** INFORMATION PROVIDED follows **

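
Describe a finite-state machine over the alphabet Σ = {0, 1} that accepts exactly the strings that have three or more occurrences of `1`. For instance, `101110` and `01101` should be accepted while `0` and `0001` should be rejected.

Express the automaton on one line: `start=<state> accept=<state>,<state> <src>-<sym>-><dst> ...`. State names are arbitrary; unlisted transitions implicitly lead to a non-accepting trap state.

start=s0 accept=s3,s4 s0-0->s0 s0-1->s1 s1-0->s1 s1-1->s2 s2-0->s2 s2-1->s3 s3-0->s3 s3-1->s4 s4-0->s4 s4-1->s4

Count `1`s, saturating at 4: states s0 through s3 mean 0 through 3 `1`s seen; s4 means more than 3. Each `1` increments (capped at s4); other symbols loop. Accept from {s3, s4}.
A 5-state machine:
        0   1  
>  s0   s0  s1 
   s1   s1  s2 
   s2   s2  s3 
 * s3   s3  s4 
 * s4   s4  s4 
(> = start, * = accepting)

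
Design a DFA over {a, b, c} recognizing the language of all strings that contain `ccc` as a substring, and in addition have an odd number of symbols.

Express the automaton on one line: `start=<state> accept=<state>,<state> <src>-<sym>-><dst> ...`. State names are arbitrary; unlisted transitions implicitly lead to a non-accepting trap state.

Run two small machines in parallel and take their product. One (4 states) tracks whether and how much of `ccc` has been seen; the other (2 states) tracks the input length modulo 2. Each combined state is a pair, one component from each; accept when both components accept.
With 8 states:
        a   b   c  
>  q0   q1  q1  q2 
   q1   q0  q0  q3 
   q2   q0  q0  q4 
   q3   q1  q1  q5 
   q4   q1  q1  q6 
   q5   q0  q0  q7 
 * q6   q7  q7  q7 
   q7   q6  q6  q6 
(> = start, * = accepting)

start=q0 accept=q6 q0-a->q1 q0-b->q1 q0-c->q2 q1-a->q0 q1-b->q0 q1-c->q3 q2-a->q0 q2-b->q0 q2-c->q4 q3-a->q1 q3-b->q1 q3-c->q5 q4-a->q1 q4-b->q1 q4-c->q6 q5-a->q0 q5-b->q0 q5-c->q7 q6-a->q7 q6-b->q7 q6-c->q7 q7-a->q6 q7-b->q6 q7-c->q6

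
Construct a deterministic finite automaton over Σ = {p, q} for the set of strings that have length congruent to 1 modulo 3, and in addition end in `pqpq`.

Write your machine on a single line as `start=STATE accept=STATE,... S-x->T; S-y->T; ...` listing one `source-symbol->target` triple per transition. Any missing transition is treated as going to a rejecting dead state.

Build one automaton per condition and run them in lockstep. The first has 3 states tracking the input length modulo 3; the second has 5 states tracking how much of the suffix `pqpq` has currently been matched. A product state is a pair (one from each), accepting exactly when both do. After merging equivalent states the machine shrinks.
       p  q 
>  A   B  C 
   B   D  E 
   C   D  D 
   D   A  A 
   E   F  A 
   F   B  G 
 * G   D  D 
(> = start, * = accepting)

start=A; accept=G; A-p->B; A-q->C; B-p->D; B-q->E; C-p->D; C-q->D; D-p->A; D-q->A; E-p->F; E-q->A; F-p->B; F-q->G; G-p->D; G-q->D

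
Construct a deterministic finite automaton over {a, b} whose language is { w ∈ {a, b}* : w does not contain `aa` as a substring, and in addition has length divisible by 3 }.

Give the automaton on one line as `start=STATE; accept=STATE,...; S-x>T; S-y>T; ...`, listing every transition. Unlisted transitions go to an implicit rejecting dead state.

Build one automaton per condition and run them in lockstep. The first has 3 states tracking partial matches of the forbidden pattern `aa`; the second has 3 states tracking the input length modulo 3. A product state is a pair (one from each), accepting exactly when both do.
9 states suffice.
        a   b  
>* s0   s1  s2 
   s1   s3  s4 
   s2   s5  s4 
   s3   s6  s6 
   s4   s7  s0 
   s5   s6  s0 
   s6   s8  s8 
 * s7   s8  s2 
   s8   s3  s3 
(> = start, * = accepting)

start=s0; accept=s0,s7; s0-a>s1; s0-b>s2; s1-a>s3; s1-b>s4; s2-a>s5; s2-b>s4; s3-a>s6; s3-b>s6; s4-a>s7; s4-b>s0; s5-a>s6; s5-b>s0; s6-a>s8; s6-b>s8; s7-a>s8; s7-b>s2; s8-a>s3; s8-b>s3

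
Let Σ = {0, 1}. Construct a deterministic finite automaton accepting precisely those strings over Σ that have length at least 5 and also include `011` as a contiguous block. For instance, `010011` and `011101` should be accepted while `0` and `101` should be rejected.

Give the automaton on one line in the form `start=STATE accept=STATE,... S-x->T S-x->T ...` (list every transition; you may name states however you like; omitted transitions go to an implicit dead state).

start=S0 accept=S11 S0-0->S1 S0-1->S2 S1-0->S3 S1-1->S4 S2-0->S3 S2-1->S5 S3-0->S6 S3-1->S7 S4-0->S6 S4-1->S8 S5-0->S6 S5-1->S5 S6-0->S6 S6-1->S9 S7-0->S6 S7-1->S10 S8-0->S10 S8-1->S10 S9-0->S6 S9-1->S11 S10-0->S11 S10-1->S11 S11-0->S11 S11-1->S11

Run two small machines in parallel and take their product. One (7 states) tracks the input length, saturating at 6; the other (4 states) tracks whether and how much of `011` has been seen. Each combined state is a pair, one component from each; accept when both components accept. Minimizing collapses redundant product states.
A 12-state machine:
          0    1  
>  S0     S1   S2 
   S1     S3   S4 
   S2     S3   S5 
   S3     S6   S7 
   S4     S6   S8 
   S5     S6   S5 
   S6     S6   S9 
   S7     S6  S10 
   S8    S10  S10 
   S9     S6  S11 
   S10   S11  S11 
 * S11   S11  S11 
(> = start, * = accepting)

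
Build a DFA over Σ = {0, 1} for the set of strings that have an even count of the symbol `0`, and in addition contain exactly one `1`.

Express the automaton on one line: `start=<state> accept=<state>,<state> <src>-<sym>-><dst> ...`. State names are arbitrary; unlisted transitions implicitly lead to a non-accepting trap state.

start=q0 accept=q2 q0-0->q1 q0-1->q2 q1-0->q0 q1-1->q3 q2-0->q3 q2-1->q4 q3-0->q2 q3-1->q4 q4-0->q4 q4-1->q4

Run two small machines in parallel and take their product. One (2 states) tracks the count of `0`s modulo 2; the other (3 states) tracks the count of `1`s, saturating at 2. Each combined state is a pair, one component from each; accept when both components accept. Minimizing collapses redundant product states.
With 5 states:
        0   1  
>  q0   q1  q2 
   q1   q0  q3 
 * q2   q3  q4 
   q3   q2  q4 
   q4   q4  q4 
(> = start, * = accepting)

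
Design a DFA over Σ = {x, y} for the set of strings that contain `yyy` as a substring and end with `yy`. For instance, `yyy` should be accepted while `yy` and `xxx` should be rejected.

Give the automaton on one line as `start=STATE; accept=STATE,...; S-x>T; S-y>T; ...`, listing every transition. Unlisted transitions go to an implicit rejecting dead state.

start=s0; accept=s3; s0-x>s0; s0-y>s1; s1-x>s0; s1-y>s2; s2-x>s0; s2-y>s3; s3-x>s4; s3-y>s3; s4-x>s4; s4-y>s5; s5-x>s4; s5-y>s3

Run two small machines in parallel and take their product. The first has 4 states tracking whether and how much of `yyy` has been seen; the second has 3 states tracking how much of the suffix `yy` has currently been matched. A product state is a pair (one from each), accepting exactly when both do.
        x   y  
>  s0   s0  s1 
   s1   s0  s2 
   s2   s0  s3 
 * s3   s4  s3 
   s4   s4  s5 
   s5   s4  s3 
(> = start, * = accepting)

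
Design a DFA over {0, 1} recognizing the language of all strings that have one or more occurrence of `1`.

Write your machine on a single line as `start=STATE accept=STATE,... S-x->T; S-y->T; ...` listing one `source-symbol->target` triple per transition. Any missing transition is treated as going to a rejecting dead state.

Count `1`s, saturating at 2: state s0 means no `1` yet, s1 means one `1` seen, s2 means more than one. Each `1` increments (capped at s2); other symbols loop. Accept from {s1, s2}.
With 3 states:
        0   1  
>  s0   s0  s1 
 * s1   s1  s2 
 * s2   s2  s2 
(> = start, * = accepting)

start=s0; accept=s1,s2; s0-0->s0; s0-1->s1; s1-0->s1; s1-1->s2; s2-0->s2; s2-1->s2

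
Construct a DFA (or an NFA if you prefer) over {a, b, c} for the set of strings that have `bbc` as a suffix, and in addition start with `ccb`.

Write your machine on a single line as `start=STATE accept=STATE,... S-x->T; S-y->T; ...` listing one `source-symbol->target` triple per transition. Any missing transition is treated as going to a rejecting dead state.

start=S0; accept=S7; S0-a->S1; S0-b->S1; S0-c->S2; S1-a->S1; S1-b->S1; S1-c->S1; S2-a->S1; S2-b->S1; S2-c->S3; S3-a->S1; S3-b->S4; S3-c->S1; S4-a->S5; S4-b->S6; S4-c->S5; S5-a->S5; S5-b->S4; S5-c->S5; S6-a->S5; S6-b->S6; S6-c->S7; S7-a->S5; S7-b->S4; S7-c->S5

Build one automaton per condition and run them in lockstep. One (4 states) tracks how much of the suffix `bbc` has currently been matched; the other (5 states) tracks whether the input so far still matches the prefix `ccb`. Each combined state is a pair, one component from each; accept when both components accept. Equivalent product states are then merged.
8 states suffice.
        a   b   c  
>  S0   S1  S1  S2 
   S1   S1  S1  S1 
   S2   S1  S1  S3 
   S3   S1  S4  S1 
   S4   S5  S6  S5 
   S5   S5  S4  S5 
   S6   S5  S6  S7 
 * S7   S5  S4  S5 
(> = start, * = accepting)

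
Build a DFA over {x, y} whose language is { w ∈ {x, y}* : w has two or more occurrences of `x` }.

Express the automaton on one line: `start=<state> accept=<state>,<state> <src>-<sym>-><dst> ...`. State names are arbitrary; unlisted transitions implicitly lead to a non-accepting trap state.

Only the number of `x`s matters, and only up to 3. Make a chain q0 → q1 → q2 → q3 advanced by each `x` (with q3 absorbing); every other symbol self-loops. The accepting set is {q2, q3}.
A 4-state machine:
        x   y  
>  q0   q1  q0 
   q1   q2  q1 
 * q2   q3  q2 
 * q3   q3  q3 
(> = start, * = accepting)

start=q0 accept=q2,q3 q0-x->q1 q0-y->q0 q1-x->q2 q1-y->q1 q2-x->q3 q2-y->q2 q3-x->q3 q3-y->q3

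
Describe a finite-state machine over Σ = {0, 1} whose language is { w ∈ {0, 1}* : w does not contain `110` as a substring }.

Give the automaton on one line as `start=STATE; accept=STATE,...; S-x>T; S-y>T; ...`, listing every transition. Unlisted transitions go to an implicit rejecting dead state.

start=S0; accept=S0,S1,S2; S0-0>S0; S0-1>S1; S1-0>S0; S1-1>S2; S2-0>S3; S2-1>S2; S3-0>S3; S3-1>S3

This is the complement of 'contains `110`'. Use the same substring-matching states — S0 through S3 holding how much of `110` has just been matched — but flip the accepting set: everything except the trap S3 accepts.
A 4-state machine:
        0   1  
>* S0   S0  S1 
 * S1   S0  S2 
 * S2   S3  S2 
   S3   S3  S3 
(> = start, * = accepting)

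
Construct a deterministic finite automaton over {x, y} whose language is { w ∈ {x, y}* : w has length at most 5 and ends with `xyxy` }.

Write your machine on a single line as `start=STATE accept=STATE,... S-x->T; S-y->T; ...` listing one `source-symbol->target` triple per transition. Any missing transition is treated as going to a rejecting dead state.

Run two small machines in parallel and take their product. The first has 7 states tracking the input length, saturating at 6; the second has 5 states tracking how much of the suffix `xyxy` has currently been matched. A product state is a pair (one from each), accepting exactly when both do. Equivalent product states are then merged.
        x   y  
>  q0   q1  q2 
   q1   q3  q4 
   q2   q3  q5 
   q3   q5  q4 
   q4   q6  q5 
   q5   q5  q5 
   q6   q5  q7 
 * q7   q5  q5 
(> = start, * = accepting)

start=q0; accept=q7; q0-x->q1; q0-y->q2; q1-x->q3; q1-y->q4; q2-x->q3; q2-y->q5; q3-x->q5; q3-y->q4; q4-x->q6; q4-y->q5; q5-x->q5; q5-y->q5; q6-x->q5; q6-y->q7; q7-x->q5; q7-y->q5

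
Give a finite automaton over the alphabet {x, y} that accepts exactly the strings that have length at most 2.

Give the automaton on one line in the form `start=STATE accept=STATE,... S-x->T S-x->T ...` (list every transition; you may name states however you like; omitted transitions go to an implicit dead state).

We only need to distinguish lengths 0, 1, …, 2, and '>2'. Chain q0 → q1 → q2 → q3 on every symbol, with q3 looping. Accepting states: {q0, q1, q2}.
With 4 states:
        x   y  
>* q0   q1  q1 
 * q1   q2  q2 
 * q2   q3  q3 
   q3   q3  q3 
(> = start, * = accepting)

start=q0 accept=q0,q1,q2 q0-x->q1 q0-y->q1 q1-x->q2 q1-y->q2 q2-x->q3 q2-y->q3 q3-x->q3 q3-y->q3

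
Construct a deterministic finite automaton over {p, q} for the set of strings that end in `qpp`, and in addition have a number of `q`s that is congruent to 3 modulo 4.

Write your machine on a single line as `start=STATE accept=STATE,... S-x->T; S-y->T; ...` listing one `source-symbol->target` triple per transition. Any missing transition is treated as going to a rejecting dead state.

Handle the two conditions separately and then intersect. The first has 4 states tracking how much of the suffix `qpp` has currently been matched; the second has 4 states tracking the count of `q`s modulo 4. A product state is a pair (one from each), accepting exactly when both do. After merging equivalent states the machine shrinks.
A 7-state machine:
        p   q  
>  S0   S0  S1 
   S1   S1  S2 
   S2   S2  S3 
   S3   S4  S0 
   S4   S5  S0 
 * S5   S6  S0 
   S6   S6  S0 
(> = start, * = accepting)

start=S0; accept=S5; S0-p->S0; S0-q->S1; S1-p->S1; S1-q->S2; S2-p->S2; S2-q->S3; S3-p->S4; S3-q->S0; S4-p->S5; S4-q->S0; S5-p->S6; S5-q->S0; S6-p->S6; S6-q->S0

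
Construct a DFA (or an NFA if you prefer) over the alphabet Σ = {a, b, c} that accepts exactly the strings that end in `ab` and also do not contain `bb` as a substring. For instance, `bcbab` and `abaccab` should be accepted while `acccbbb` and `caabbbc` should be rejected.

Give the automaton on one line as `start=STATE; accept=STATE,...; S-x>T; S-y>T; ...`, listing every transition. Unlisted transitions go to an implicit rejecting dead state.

start=q0; accept=q3; q0-a>q1; q0-b>q2; q0-c>q0; q1-a>q1; q1-b>q3; q1-c>q0; q2-a>q1; q2-b>q4; q2-c>q0; q3-a>q1; q3-b>q4; q3-c>q0; q4-a>q4; q4-b>q4; q4-c>q4

Handle the two conditions separately and then intersect. One (3 states) tracks how much of the suffix `ab` has currently been matched; the other (3 states) tracks partial matches of the forbidden pattern `bb`. Each combined state is a pair, one component from each; accept when both components accept. After merging equivalent states the machine shrinks.
A 5-state machine:
        a   b   c  
>  q0   q1  q2  q0 
   q1   q1  q3  q0 
   q2   q1  q4  q0 
 * q3   q1  q4  q0 
   q4   q4  q4  q4 
(> = start, * = accepting)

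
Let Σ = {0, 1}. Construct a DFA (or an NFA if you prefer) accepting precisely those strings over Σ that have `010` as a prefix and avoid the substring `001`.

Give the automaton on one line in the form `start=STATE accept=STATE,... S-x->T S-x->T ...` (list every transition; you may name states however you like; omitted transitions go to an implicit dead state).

start=S0 accept=S4,S5,S6 S0-0->S1 S0-1->S2 S1-0->S2 S1-1->S3 S2-0->S2 S2-1->S2 S3-0->S4 S3-1->S2 S4-0->S5 S4-1->S6 S5-0->S5 S5-1->S2 S6-0->S4 S6-1->S6

Build one automaton per condition and run them in lockstep. One (5 states) tracks whether the input so far still matches the prefix `010`; the other (4 states) tracks partial matches of the forbidden pattern `001`. Each combined state is a pair, one component from each; accept when both components accept. Equivalent product states are then merged.
        0   1  
>  S0   S1  S2 
   S1   S2  S3 
   S2   S2  S2 
   S3   S4  S2 
 * S4   S5  S6 
 * S5   S5  S2 
 * S6   S4  S6 
(> = start, * = accepting)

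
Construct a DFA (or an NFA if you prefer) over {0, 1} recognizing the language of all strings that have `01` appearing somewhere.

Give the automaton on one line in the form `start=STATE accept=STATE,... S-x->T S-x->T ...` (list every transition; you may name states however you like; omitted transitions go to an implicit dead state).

States s0..s1 record the length of the longest prefix of `01` that matches the current input suffix. Reaching s2 means `01` has been seen, and we stay there forever. Accept from s2.
A 3-state machine:
        0   1  
>  s0   s1  s0 
   s1   s1  s2 
 * s2   s2  s2 
(> = start, * = accepting)

start=s0 accept=s2 s0-0->s1 s0-1->s0 s1-0->s1 s1-1->s2 s2-0->s2 s2-1->s2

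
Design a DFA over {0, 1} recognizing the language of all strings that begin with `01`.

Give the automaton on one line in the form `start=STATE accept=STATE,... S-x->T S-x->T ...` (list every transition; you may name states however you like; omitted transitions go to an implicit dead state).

start=S0 accept=S2 S0-0->S1 S0-1->S3 S1-0->S3 S1-1->S2 S2-0->S2 S2-1->S2 S3-0->S3 S3-1->S3

Check the first 2 symbols one by one: S0 through S1 record how many have matched `01` so far; any wrong symbol goes to the dead state S3. After all 2 match we enter the accepting sink S2.
4 states suffice.
        0   1  
>  S0   S1  S3 
   S1   S3  S2 
 * S2   S2  S2 
   S3   S3  S3 
(> = start, * = accepting)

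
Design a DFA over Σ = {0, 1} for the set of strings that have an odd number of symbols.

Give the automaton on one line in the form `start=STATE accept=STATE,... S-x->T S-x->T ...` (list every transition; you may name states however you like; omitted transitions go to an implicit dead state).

Only the length mod 2 matters, so use a 2-cycle: from any state, every input symbol moves to the next state, wrapping s1 back to s0. Mark s1 accepting.
2 states suffice.
        0   1  
>  s0   s1  s1 
 * s1   s0  s0 
(> = start, * = accepting)

start=s0 accept=s1 s0-0->s1 s0-1->s1 s1-0->s0 s1-1->s0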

** End of INFORMATION PROVIDED **

Reproduce each line above that contains "whose".

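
Construct a deterministic finite automaton over {a, b} whose language is { w ∈ {a, b}* : w does not contain `aa` as a substring, and in addition has length divisible by 3 }.
Build a DFA over {x, y} whose language is { w ∈ {x, y}* : w has two or more occurrences of `x` }.
Describe a finite-state machine over Σ = {0, 1} whose language is { w ∈ {0, 1}* : w does not contain `110` as a substring }.
Construct a deterministic finite automaton over {x, y} whose language is { w ∈ {x, y}* : w has length at most 5 and ends with `xyxy` }.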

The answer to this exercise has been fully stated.